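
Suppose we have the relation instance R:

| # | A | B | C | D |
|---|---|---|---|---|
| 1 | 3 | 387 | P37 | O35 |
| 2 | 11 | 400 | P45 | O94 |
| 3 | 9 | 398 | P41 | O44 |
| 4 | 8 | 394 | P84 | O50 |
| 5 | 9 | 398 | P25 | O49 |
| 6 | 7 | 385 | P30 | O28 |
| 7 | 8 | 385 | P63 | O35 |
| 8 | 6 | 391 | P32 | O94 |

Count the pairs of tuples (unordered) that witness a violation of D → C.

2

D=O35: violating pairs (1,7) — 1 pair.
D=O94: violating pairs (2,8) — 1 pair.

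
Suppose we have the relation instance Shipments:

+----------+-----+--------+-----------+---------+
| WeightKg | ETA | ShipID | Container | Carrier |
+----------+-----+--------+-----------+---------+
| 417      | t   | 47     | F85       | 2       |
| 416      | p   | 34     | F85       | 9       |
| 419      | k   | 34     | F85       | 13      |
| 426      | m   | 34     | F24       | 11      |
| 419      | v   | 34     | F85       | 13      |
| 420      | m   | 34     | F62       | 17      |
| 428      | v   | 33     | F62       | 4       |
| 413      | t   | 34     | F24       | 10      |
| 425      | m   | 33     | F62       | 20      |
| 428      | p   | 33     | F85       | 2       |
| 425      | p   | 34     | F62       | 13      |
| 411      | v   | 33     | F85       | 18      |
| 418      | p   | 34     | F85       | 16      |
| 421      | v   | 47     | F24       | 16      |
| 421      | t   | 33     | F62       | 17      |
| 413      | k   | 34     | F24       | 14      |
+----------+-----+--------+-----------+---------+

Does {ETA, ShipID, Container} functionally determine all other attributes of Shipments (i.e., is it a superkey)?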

+ + + + +

Which lines in the data above contain "relation"? Show each one.

* _Completed exercise_:
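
Suppose we have the relation instance R:
Suppose we have the relation instance Shipments: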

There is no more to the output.